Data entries
════════════════════

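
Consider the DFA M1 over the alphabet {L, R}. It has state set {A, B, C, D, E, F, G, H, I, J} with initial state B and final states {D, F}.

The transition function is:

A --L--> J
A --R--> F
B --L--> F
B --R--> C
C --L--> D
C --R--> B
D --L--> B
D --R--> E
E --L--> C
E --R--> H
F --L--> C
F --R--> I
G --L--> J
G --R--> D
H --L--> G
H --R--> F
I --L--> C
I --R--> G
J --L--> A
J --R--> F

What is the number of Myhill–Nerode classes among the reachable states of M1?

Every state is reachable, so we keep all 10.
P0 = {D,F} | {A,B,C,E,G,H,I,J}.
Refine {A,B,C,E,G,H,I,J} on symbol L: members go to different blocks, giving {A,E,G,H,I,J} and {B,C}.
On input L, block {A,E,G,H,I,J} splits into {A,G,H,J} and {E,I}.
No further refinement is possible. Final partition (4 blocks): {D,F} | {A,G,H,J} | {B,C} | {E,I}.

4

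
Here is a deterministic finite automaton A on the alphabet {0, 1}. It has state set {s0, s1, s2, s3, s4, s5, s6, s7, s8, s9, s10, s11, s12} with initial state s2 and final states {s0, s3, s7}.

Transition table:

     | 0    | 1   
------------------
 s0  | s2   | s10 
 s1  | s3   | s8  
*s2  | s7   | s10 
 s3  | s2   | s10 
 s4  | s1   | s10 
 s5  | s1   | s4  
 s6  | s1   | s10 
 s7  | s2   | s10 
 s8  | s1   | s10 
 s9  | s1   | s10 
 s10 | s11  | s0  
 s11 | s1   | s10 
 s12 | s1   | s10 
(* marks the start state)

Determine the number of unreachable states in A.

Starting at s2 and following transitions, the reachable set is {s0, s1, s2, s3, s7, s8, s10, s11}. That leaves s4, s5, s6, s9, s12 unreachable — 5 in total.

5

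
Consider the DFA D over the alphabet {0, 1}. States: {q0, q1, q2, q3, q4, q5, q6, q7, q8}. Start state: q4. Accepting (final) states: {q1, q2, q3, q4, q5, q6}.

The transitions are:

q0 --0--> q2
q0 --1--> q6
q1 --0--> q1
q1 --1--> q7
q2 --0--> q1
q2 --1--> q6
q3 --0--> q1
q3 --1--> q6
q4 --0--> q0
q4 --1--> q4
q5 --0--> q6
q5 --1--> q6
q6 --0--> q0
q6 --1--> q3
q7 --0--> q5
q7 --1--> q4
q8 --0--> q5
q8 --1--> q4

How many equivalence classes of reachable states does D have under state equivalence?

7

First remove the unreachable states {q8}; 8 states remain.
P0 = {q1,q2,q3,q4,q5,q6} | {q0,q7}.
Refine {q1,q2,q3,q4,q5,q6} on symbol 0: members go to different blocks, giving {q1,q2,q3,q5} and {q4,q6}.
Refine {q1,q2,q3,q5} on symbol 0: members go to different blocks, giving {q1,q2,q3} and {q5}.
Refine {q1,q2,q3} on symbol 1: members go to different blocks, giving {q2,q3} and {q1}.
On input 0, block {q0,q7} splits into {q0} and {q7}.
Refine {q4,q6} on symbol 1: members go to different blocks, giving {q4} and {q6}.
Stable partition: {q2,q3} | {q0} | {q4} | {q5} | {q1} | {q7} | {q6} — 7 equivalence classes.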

════════════════════

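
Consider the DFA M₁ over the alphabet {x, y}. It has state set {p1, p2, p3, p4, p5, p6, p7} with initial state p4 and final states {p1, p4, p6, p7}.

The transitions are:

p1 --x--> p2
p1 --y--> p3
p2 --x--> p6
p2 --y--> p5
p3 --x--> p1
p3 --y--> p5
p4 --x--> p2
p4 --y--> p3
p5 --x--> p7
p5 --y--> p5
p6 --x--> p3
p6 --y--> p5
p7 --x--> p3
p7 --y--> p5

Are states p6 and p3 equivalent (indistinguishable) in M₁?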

════════════════════

# TASK DESCRIPTION
Return, word for word, the lines of the data above from the line with "q3 --1--> q6" through the line with "q8 --1--> q4", inclusive.

# ANSWER AREA
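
q3 --1--> q6
q4 --0--> q0
q4 --1--> q4
q5 --0--> q6
q5 --1--> q6
q6 --0--> q0
q6 --1--> q3
q7 --0--> q5
q7 --1--> q4
q8 --0--> q5
q8 --1--> q4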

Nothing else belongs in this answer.